**Assignment:** Your answer must be an exact copy of the data below.

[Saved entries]
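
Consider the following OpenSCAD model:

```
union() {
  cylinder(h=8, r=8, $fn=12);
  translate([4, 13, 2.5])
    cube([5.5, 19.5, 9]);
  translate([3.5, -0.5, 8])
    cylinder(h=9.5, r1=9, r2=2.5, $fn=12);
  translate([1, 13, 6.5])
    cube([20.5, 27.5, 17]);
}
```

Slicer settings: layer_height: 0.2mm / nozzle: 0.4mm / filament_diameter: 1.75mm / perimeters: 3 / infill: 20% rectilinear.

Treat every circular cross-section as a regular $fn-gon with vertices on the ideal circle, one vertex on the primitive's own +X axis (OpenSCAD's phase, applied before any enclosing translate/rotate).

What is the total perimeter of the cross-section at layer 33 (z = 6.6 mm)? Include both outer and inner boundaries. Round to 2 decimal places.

145.69 mm

At z = 6.6 mm: the cylinder: section is a regular 12-gon, circumradius r=8 (perimeter = 2·12·8.000·sin(180°/12) = 49.69 mm); the cube at (4, 13) is present — its section is the full 5.5×19.5 rectangle (perimeter 50.00 mm); the cone at (3.5, -0.5) is not intersected at this z (z outside [8, 17.5]); the cube at (1, 13) is present — its section is the full 20.5×27.5 rectangle (perimeter 96.00 mm); Combining (union): the regions partially overlap (shared area 107.25 mm²), so the edge portions inside another operand are dropped and the merged outline is re-measured after clipping — boundary = 145.69 mm. Overall, the cross-section has 2 separate islands. Total boundary length (outer) = 145.69 mm.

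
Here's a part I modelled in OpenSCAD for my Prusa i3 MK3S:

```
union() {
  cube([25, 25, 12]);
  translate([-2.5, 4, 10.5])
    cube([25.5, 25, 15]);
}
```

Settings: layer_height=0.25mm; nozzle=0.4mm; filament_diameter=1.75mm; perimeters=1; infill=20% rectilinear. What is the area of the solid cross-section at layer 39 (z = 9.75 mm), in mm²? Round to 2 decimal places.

At z = 9.75 mm: the 25×25 cube contributes its full rectangle (area 625.00 mm²); the cube at (-2.5, 4) does not reach this height (z outside [10.5, 25.5]); Taking the union: only the 25×25 cube is present, so the union is just that shape — area = 625.00 mm². Overall, the cross-section is a single solid region. Net area = 625.00 mm².

625.00 mm²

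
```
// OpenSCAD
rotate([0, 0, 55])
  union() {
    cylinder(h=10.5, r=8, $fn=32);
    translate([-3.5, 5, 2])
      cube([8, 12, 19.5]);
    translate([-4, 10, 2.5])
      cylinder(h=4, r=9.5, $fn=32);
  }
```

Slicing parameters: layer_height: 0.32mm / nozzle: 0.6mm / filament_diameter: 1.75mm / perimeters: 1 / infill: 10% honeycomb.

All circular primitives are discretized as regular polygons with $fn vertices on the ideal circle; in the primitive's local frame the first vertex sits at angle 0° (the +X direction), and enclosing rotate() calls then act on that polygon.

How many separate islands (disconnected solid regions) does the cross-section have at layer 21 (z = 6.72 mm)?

1

At z = 6.72 mm: the r=8 cylinder gives a regular 32-gon of circumradius 8 (constant along its height); the 8×12 cube at (-3.5, 5) contributes its full rectangle; the cylinder at (-4, 10) does not reach this height (z outside [2.5, 6.5]); Taking the union: the regions partially overlap (shared area 20.87 mm²), so overlapping operands fuse into one piece — 1 connected region; (rotated 55° about Z; rotation is an isometry so areas/perimeters/island counts are preserved). Overall, the cross-section is a single solid region. Island count = 1.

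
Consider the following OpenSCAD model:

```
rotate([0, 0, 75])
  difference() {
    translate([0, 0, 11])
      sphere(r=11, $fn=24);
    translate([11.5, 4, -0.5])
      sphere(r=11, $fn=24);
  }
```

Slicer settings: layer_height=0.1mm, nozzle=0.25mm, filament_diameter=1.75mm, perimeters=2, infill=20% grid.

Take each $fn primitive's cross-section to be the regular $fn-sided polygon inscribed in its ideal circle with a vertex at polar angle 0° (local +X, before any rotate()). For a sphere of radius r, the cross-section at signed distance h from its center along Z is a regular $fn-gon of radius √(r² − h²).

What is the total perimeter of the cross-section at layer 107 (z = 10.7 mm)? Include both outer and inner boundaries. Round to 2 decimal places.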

**Solved exercise:**
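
Consider the following OpenSCAD model:

```
union() {
  cylinder(h=8, r=8, $fn=12);
  translate([4, 13, 2.5])
    cube([5.5, 19.5, 9]);
  translate([3.5, -0.5, 8])
    cylinder(h=9.5, r1=9, r2=2.5, $fn=12);
  translate([1, 13, 6.5])
    cube([20.5, 27.5, 17]);
}
```

Slicer settings: layer_height: 0.2mm / nozzle: 0.4mm / filament_diameter: 1.75mm / perimeters: 3 / infill: 20% rectilinear.

Treat every circular cross-section as a regular $fn-gon with vertices on the ideal circle, one vertex on the primitive's own +X axis (OpenSCAD's phase, applied before any enclosing translate/rotate).

What is the total perimeter of the cross-section at layer 33 (z = 6.6 mm)? Include both outer and inner boundaries. Round to 2 decimal places.

145.69 mm

At z = 6.6 mm: the cylinder: section is a regular 12-gon, circumradius r=8 (perimeter = 2·12·8.000·sin(180°/12) = 49.69 mm); the cube at (4, 13) is present — its section is the full 5.5×19.5 rectangle (perimeter 50.00 mm); the cone at (3.5, -0.5) is not intersected at this z (z outside [8, 17.5]); the cube at (1, 13) is present — its section is the full 20.5×27.5 rectangle (perimeter 96.00 mm); Combining (union): the regions partially overlap (shared area 107.25 mm²), so the edge portions inside another operand are dropped and the merged outline is re-measured after clipping — boundary = 145.69 mm. Overall, the cross-section has 2 separate islands. Total boundary length (outer) = 145.69 mm.

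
Here's a part I modelled in OpenSCAD for my Prusa i3 MK3S:

```
union() {
  cube([25, 25, 12]);
  translate([-2.5, 4, 10.5])
    cube([25.5, 25, 15]);
}
```

Settings: layer_height=0.25mm; nozzle=0.4mm; filament_diameter=1.75mm; perimeters=1; infill=20% rectilinear. What is the area of the solid cross-section at layer 39 (z = 9.75 mm), in mm²? Round to 2 decimal places.

At z = 9.75 mm: the 25×25 cube contributes its full rectangle (area 625.00 mm²); the cube at (-2.5, 4) does not reach this height (z outside [10.5, 25.5]); Taking the union: only the 25×25 cube is present, so the union is just that shape — area = 625.00 mm². Overall, the cross-section is a single solid region. Net area = 625.00 mm².

625.00 mm²

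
```
// OpenSCAD
rotate([0, 0, 55])
  union() {
    cylinder(h=10.5, r=8, $fn=32);
    translate([-3.5, 5, 2])
      cube([8, 12, 19.5]);
    translate([-4, 10, 2.5])
      cylinder(h=4, r=9.5, $fn=32);
  }
```

Slicing parameters: layer_height: 0.32mm / nozzle: 0.6mm / filament_diameter: 1.75mm / perimeters: 1 / infill: 10% honeycomb.

All circular primitives are discretized as regular polygons with $fn vertices on the ideal circle; in the primitive's local frame the first vertex sits at angle 0° (the +X direction), and enclosing rotate() calls then act on that polygon.

How many separate islands (disconnected solid regions) does the cross-section have at layer 21 (z = 6.72 mm)?

1

At z = 6.72 mm: the r=8 cylinder gives a regular 32-gon of circumradius 8 (constant along its height); the 8×12 cube at (-3.5, 5) contributes its full rectangle; the cylinder at (-4, 10) does not reach this height (z outside [2.5, 6.5]); Taking the union: the regions partially overlap (shared area 20.87 mm²), so overlapping operands fuse into one piece — 1 connected region; (rotated 55° about Z; rotation is an isometry so areas/perimeters/island counts are preserved). Overall, the cross-section is a single solid region. Island count = 1.

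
Consider the following OpenSCAD model:

```
rotate([0, 0, 75])
  difference() {
    translate([0, 0, 11])
      sphere(r=11, $fn=24);
    translate([11.5, 4, -0.5])
      sphere(r=11, $fn=24);
  }
```

Slicer settings: layer_height=0.1mm, nozzle=0.25mm, filament_diameter=1.75mm, perimeters=2, infill=20% grid.

Take each $fn primitive's cross-section to be the regular $fn-sided polygon inscribed in its ideal circle with a vertex at polar angle 0° (local +X, before any rotate()). For a sphere of radius r, the cross-section at signed distance h from its center along Z is a regular $fn-gon of radius √(r² − h²).

What is the total perimeter of the cross-section at layer 107 (z = 10.7 mm)? Include both outer and inner boundaries. Round to 2 decimal places.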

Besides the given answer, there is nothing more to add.